**Assignment:**
Note every line in the entries that contains the string "stamping", and copy it.
.....
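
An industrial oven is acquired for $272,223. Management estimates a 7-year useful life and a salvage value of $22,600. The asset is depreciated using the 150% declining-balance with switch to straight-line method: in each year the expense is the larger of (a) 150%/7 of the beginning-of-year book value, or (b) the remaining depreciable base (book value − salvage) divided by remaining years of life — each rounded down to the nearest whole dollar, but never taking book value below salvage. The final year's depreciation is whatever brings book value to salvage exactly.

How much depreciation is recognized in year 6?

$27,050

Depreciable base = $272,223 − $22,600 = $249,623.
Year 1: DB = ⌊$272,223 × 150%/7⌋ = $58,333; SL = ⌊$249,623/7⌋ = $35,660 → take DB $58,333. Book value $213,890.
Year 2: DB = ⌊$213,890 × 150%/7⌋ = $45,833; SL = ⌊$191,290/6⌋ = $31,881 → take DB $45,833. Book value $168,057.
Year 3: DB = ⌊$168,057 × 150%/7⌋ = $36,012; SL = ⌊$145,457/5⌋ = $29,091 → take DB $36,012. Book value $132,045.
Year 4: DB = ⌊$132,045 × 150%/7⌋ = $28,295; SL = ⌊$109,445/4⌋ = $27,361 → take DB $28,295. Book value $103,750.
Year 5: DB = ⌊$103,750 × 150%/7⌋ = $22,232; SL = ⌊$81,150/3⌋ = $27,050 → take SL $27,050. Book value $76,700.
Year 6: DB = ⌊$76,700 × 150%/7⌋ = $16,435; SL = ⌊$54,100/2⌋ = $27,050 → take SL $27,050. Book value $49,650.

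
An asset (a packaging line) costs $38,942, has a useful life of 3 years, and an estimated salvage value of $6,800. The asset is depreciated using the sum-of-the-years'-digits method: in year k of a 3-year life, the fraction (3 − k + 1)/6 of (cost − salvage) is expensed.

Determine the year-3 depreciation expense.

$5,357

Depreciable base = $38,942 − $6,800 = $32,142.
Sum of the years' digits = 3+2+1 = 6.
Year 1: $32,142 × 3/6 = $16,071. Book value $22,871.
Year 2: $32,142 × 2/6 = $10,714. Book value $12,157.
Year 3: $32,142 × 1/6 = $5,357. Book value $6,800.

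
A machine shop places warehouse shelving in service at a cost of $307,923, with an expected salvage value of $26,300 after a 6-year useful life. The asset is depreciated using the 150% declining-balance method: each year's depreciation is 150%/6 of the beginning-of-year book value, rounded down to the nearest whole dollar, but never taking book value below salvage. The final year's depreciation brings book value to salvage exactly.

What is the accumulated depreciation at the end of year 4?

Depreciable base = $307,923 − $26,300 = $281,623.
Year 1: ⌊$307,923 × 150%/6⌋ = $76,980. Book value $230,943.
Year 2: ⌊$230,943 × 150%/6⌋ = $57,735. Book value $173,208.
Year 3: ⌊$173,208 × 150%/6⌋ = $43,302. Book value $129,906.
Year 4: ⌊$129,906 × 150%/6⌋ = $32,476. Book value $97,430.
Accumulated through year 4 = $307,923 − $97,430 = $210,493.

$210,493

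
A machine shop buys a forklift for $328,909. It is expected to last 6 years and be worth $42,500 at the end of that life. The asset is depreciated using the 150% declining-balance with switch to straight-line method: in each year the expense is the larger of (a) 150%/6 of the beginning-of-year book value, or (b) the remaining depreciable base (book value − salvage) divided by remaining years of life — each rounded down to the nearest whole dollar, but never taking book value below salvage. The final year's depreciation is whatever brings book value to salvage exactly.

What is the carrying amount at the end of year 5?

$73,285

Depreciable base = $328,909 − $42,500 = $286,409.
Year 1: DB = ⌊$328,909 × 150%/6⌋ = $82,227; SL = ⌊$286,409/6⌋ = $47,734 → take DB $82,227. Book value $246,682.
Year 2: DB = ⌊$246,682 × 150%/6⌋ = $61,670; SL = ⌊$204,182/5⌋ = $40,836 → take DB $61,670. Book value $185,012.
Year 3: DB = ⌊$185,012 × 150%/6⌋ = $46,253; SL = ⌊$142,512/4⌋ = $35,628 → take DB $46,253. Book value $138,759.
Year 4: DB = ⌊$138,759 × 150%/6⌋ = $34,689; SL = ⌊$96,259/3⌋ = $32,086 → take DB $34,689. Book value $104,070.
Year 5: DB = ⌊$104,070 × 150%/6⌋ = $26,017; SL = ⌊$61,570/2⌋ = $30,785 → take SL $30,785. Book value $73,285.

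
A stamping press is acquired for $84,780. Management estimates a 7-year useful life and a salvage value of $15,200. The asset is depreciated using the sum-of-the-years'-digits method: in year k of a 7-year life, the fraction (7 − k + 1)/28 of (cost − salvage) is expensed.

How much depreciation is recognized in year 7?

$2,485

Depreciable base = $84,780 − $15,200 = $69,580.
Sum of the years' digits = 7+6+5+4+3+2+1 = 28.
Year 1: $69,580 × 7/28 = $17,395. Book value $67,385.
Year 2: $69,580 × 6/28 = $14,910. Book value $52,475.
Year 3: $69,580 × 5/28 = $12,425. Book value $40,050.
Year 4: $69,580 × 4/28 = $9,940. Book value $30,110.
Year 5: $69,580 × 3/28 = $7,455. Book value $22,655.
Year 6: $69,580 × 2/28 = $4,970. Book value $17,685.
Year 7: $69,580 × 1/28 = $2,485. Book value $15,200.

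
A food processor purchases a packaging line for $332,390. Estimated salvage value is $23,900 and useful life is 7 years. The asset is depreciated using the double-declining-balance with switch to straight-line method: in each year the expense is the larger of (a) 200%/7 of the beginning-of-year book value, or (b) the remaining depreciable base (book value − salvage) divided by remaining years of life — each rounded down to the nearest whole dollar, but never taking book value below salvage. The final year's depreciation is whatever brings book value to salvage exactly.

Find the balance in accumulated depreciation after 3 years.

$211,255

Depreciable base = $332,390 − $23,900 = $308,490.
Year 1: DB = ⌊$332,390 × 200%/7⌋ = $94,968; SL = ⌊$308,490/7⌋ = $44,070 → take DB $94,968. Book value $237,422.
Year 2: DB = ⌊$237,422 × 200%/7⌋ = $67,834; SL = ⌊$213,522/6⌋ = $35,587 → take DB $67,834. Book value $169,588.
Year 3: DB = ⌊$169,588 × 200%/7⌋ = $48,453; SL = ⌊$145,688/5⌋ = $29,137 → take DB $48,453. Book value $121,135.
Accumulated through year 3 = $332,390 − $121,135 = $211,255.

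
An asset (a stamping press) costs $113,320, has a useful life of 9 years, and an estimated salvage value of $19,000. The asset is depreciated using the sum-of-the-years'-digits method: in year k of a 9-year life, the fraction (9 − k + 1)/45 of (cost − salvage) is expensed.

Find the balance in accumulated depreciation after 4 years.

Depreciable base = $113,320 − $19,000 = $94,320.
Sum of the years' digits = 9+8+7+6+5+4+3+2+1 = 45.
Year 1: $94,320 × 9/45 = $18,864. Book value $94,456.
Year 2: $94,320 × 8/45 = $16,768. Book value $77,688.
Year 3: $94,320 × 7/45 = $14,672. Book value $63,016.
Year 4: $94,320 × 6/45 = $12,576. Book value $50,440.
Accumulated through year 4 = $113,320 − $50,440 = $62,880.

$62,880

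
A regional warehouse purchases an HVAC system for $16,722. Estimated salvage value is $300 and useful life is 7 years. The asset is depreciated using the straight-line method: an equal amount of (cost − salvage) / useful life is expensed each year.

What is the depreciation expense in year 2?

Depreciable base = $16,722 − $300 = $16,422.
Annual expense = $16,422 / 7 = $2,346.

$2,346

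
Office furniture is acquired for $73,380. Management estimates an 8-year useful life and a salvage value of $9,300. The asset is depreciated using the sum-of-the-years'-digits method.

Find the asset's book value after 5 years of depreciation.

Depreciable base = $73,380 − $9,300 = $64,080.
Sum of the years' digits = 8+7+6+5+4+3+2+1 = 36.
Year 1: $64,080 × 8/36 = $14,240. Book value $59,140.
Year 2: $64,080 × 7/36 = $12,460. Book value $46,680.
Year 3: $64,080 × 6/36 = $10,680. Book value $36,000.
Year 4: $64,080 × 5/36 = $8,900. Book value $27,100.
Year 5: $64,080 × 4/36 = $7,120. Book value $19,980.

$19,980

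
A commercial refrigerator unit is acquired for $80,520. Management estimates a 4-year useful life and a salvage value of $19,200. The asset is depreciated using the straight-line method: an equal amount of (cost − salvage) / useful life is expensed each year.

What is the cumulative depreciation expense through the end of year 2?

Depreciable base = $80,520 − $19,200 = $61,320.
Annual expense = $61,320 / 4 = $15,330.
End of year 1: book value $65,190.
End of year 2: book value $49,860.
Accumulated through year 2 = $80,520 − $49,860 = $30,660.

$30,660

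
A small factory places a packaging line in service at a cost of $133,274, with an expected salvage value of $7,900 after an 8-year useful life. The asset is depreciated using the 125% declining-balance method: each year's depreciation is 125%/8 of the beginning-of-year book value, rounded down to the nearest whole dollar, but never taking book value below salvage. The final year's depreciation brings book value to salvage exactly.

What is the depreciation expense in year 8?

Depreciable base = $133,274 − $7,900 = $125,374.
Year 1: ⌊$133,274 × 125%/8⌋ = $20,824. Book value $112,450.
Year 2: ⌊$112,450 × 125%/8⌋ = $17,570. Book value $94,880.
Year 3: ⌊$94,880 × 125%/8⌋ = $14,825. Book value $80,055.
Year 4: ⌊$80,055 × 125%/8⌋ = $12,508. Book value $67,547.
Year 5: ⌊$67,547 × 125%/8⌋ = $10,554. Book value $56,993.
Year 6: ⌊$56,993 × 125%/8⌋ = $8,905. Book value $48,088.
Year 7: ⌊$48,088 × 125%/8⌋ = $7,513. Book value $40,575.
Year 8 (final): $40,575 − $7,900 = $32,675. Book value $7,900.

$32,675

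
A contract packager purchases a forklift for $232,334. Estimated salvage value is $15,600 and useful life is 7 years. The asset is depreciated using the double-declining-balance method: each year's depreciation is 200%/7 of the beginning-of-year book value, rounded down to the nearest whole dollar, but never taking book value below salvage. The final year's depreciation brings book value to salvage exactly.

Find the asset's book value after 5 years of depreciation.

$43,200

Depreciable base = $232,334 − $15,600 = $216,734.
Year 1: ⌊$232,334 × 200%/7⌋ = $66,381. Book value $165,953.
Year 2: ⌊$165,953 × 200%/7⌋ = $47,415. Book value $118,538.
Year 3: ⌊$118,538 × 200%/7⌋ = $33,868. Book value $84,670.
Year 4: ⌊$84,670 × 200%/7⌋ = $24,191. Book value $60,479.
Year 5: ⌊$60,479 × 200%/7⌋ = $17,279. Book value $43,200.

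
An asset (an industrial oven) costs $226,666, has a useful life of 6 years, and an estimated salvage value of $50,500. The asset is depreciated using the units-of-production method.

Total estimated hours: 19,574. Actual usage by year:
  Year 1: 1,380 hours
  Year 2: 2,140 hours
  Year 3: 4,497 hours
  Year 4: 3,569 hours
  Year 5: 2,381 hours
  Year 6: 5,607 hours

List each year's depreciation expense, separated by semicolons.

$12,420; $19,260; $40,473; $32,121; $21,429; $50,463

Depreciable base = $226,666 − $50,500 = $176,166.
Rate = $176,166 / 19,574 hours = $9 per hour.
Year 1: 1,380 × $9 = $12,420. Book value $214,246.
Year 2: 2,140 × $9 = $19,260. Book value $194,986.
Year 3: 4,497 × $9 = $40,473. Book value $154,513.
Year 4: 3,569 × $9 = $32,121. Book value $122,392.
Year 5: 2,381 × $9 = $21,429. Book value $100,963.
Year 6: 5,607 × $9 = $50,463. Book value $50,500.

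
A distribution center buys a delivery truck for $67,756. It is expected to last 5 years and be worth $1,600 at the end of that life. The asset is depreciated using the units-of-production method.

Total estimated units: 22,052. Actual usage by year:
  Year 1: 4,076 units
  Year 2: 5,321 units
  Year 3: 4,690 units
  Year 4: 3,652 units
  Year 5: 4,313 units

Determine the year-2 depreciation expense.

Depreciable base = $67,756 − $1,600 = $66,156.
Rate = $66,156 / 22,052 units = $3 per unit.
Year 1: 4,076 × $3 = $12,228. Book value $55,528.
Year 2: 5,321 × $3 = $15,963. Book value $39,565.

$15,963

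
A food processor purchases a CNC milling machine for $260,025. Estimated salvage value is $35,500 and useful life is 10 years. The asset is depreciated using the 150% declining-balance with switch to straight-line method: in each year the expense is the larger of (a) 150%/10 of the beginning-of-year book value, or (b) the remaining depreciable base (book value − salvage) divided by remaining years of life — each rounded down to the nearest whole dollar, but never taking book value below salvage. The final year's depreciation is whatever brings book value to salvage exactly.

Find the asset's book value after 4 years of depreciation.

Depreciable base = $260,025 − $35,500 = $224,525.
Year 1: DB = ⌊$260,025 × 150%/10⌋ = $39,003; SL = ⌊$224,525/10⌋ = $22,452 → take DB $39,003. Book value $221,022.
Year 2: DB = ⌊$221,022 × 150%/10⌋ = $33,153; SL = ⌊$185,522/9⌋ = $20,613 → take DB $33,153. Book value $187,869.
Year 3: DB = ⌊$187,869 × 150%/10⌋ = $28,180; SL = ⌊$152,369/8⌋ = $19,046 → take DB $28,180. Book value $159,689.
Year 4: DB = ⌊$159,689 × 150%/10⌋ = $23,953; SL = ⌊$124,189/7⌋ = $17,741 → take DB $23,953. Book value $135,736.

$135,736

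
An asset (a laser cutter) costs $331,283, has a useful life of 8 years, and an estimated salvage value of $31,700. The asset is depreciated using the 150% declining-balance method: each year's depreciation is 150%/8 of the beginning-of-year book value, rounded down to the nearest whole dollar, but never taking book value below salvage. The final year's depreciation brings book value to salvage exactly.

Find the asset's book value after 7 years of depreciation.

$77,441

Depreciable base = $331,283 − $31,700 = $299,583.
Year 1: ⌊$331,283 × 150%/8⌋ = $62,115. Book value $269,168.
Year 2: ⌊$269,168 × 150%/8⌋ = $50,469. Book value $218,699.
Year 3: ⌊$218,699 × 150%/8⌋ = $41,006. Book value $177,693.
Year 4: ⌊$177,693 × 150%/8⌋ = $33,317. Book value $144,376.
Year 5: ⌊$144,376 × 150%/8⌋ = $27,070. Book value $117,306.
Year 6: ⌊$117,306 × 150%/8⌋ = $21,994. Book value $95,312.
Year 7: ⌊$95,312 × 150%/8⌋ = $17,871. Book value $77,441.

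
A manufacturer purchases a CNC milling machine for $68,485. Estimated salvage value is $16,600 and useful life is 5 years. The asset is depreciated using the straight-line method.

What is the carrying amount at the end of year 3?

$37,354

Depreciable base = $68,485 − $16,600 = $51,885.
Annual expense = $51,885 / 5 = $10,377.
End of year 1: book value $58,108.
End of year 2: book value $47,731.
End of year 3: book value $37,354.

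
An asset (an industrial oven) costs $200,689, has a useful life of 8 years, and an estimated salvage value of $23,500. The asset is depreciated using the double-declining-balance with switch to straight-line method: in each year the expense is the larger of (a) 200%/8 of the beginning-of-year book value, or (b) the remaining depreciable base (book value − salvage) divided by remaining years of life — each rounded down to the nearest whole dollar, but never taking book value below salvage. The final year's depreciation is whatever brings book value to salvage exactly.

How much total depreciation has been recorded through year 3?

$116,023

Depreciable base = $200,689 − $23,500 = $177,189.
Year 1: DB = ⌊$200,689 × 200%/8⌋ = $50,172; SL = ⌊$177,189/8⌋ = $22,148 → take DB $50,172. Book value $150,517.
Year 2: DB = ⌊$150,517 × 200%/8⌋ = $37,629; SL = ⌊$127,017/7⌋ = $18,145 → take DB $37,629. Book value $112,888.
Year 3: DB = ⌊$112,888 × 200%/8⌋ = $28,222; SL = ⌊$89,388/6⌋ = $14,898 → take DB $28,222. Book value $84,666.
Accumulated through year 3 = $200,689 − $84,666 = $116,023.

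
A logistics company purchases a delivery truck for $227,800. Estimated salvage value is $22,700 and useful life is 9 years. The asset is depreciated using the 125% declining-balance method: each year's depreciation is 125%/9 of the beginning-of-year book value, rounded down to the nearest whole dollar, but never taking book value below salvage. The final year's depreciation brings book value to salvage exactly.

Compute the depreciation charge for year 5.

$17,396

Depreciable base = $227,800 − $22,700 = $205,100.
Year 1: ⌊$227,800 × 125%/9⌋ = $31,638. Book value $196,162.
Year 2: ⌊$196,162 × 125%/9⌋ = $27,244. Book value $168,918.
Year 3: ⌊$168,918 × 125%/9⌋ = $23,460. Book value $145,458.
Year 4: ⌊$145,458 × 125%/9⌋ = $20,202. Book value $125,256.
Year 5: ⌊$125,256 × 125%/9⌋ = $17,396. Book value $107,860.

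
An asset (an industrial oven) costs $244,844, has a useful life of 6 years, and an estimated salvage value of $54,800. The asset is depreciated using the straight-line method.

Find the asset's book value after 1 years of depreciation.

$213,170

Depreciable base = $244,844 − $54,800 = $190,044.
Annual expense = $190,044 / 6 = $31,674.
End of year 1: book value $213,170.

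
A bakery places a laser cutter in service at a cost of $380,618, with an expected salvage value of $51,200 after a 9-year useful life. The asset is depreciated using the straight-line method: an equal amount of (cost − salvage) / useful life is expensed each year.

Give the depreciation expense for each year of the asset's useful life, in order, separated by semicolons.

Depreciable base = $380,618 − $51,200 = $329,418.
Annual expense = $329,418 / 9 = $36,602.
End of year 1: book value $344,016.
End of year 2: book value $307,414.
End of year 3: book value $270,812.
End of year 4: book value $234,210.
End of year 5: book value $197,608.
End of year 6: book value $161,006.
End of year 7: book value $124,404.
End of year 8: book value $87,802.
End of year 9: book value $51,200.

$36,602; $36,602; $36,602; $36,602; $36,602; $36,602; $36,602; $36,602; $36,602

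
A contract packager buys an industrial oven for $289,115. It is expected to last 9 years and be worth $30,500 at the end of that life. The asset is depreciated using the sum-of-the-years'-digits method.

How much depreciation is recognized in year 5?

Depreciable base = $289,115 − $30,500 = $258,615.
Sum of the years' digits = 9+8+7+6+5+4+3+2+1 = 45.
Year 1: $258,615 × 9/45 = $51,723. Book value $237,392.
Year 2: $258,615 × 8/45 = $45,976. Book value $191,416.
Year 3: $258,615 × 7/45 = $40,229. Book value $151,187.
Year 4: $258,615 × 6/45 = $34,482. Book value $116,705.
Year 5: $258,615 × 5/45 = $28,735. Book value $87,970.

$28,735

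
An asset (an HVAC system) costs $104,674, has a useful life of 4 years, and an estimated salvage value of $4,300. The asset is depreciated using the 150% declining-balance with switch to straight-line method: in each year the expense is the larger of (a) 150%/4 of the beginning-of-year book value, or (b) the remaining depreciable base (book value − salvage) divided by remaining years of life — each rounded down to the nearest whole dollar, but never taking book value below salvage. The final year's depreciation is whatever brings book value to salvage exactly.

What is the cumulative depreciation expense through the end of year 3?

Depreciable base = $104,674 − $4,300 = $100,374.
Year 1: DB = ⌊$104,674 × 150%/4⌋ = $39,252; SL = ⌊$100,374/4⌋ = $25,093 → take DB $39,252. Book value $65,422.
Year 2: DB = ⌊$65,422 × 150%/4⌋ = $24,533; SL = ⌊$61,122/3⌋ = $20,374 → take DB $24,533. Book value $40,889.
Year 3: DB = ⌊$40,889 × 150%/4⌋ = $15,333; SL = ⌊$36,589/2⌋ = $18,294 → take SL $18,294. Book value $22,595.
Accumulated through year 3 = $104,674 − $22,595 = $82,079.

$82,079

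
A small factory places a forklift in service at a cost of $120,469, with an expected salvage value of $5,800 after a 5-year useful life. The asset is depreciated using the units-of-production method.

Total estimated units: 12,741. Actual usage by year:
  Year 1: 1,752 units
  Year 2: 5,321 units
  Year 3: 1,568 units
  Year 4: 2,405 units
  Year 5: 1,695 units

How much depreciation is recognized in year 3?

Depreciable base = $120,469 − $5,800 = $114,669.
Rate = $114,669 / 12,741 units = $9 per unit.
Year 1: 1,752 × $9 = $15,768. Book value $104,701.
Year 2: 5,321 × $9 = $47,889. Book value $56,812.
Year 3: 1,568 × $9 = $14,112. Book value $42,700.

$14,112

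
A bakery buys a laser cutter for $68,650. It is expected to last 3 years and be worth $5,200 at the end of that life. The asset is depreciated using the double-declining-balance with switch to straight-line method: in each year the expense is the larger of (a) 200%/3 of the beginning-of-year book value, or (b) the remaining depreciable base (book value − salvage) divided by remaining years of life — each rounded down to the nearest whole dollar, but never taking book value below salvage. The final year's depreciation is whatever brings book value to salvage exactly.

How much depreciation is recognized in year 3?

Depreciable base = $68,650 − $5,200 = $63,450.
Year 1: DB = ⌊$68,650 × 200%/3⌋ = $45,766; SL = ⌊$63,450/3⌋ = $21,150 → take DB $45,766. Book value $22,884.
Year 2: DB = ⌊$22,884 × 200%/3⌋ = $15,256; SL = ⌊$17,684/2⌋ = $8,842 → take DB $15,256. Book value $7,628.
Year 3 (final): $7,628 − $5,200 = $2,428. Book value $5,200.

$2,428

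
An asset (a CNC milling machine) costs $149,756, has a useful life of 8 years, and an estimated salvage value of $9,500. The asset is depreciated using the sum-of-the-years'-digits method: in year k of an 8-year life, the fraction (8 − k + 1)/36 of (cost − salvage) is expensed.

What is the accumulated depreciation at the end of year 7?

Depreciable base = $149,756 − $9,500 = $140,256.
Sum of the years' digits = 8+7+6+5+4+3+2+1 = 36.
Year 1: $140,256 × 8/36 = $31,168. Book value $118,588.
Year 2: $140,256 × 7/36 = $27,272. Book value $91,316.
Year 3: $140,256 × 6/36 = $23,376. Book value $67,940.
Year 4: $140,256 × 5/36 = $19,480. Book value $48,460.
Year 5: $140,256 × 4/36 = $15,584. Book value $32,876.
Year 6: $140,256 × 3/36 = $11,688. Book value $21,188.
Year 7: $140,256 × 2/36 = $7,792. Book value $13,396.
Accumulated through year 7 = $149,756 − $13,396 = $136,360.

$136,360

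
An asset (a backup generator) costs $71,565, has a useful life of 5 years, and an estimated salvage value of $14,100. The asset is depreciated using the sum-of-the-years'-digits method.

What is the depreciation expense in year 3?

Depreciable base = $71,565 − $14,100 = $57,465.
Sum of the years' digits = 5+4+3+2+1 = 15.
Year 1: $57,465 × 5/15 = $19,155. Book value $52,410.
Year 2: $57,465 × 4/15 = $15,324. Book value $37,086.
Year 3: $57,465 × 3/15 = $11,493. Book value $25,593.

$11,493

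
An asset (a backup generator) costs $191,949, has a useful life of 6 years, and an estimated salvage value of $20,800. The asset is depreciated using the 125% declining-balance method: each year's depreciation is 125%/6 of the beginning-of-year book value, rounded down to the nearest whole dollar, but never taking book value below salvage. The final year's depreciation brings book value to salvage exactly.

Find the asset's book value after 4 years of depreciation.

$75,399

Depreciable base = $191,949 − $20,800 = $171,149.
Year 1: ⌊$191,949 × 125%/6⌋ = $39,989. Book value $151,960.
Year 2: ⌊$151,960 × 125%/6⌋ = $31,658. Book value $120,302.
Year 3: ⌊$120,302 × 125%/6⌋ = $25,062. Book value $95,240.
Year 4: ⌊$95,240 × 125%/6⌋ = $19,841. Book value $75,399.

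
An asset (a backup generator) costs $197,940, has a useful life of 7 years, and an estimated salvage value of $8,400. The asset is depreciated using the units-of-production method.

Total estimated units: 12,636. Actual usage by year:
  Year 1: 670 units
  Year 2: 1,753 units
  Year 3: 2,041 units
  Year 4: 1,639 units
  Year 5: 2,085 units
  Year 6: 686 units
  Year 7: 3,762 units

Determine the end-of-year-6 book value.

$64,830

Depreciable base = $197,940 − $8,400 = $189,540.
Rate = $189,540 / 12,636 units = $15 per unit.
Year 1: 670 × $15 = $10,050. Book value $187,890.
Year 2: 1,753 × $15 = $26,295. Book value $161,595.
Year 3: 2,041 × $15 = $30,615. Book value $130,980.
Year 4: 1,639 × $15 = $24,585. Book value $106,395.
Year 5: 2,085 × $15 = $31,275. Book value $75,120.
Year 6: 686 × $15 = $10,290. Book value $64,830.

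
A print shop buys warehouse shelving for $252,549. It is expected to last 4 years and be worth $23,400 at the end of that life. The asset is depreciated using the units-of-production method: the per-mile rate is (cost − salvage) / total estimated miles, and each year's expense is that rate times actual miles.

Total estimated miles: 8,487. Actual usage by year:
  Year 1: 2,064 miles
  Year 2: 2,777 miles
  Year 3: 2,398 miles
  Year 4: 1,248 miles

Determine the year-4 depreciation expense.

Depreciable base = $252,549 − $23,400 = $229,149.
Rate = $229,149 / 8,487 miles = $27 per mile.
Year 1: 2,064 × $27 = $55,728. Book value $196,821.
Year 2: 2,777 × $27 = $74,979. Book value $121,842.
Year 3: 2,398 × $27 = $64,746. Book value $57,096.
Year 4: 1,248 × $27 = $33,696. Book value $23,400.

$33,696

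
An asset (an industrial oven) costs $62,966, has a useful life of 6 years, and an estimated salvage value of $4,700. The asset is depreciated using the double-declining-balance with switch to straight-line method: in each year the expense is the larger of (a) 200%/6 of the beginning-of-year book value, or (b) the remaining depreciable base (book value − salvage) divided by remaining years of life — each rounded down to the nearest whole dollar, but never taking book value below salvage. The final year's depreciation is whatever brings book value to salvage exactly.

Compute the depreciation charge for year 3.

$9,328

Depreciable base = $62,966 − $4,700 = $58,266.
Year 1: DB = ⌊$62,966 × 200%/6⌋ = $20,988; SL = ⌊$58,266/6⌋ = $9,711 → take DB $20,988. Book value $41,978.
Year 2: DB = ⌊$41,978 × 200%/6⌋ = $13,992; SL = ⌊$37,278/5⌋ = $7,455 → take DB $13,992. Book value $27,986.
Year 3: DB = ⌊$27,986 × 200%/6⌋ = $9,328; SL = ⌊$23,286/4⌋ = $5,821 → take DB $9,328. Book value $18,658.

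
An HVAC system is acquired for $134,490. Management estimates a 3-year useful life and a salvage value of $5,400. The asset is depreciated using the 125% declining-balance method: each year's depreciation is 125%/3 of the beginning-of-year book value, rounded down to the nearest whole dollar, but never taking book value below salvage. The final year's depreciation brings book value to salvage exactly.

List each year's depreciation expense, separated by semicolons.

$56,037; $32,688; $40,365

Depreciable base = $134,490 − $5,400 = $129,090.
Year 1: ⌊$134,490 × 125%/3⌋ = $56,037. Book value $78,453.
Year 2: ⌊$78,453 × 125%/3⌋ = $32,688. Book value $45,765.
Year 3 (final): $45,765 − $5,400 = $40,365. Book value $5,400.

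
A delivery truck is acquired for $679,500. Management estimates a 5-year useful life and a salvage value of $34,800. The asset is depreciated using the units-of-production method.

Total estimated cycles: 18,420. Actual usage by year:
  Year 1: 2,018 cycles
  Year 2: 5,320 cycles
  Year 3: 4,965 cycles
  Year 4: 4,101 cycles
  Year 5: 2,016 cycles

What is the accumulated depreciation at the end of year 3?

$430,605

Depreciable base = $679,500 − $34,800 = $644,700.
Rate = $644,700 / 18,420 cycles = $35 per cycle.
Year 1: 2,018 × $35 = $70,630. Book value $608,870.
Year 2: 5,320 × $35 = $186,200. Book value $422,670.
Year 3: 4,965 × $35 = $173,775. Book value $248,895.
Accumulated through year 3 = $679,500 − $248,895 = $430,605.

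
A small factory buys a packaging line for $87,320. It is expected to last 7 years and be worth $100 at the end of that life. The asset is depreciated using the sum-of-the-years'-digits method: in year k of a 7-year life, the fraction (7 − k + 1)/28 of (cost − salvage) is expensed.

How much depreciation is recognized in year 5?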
.....
**Result for this exercise:**
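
A stamping press is acquired for $84,780. Management estimates a 7-year useful life and a salvage value of $15,200. The asset is depreciated using the sum-of-the-years'-digits method: in year k of a 7-year life, the fraction (7 − k + 1)/28 of (cost − salvage) is expensed.
An asset (a stamping press) costs $113,320, has a useful life of 9 years, and an estimated salvage value of $19,000. The asset is depreciated using the sum-of-the-years'-digits method: in year k of a 9-year life, the fraction (9 − k + 1)/45 of (cost − salvage) is expensed.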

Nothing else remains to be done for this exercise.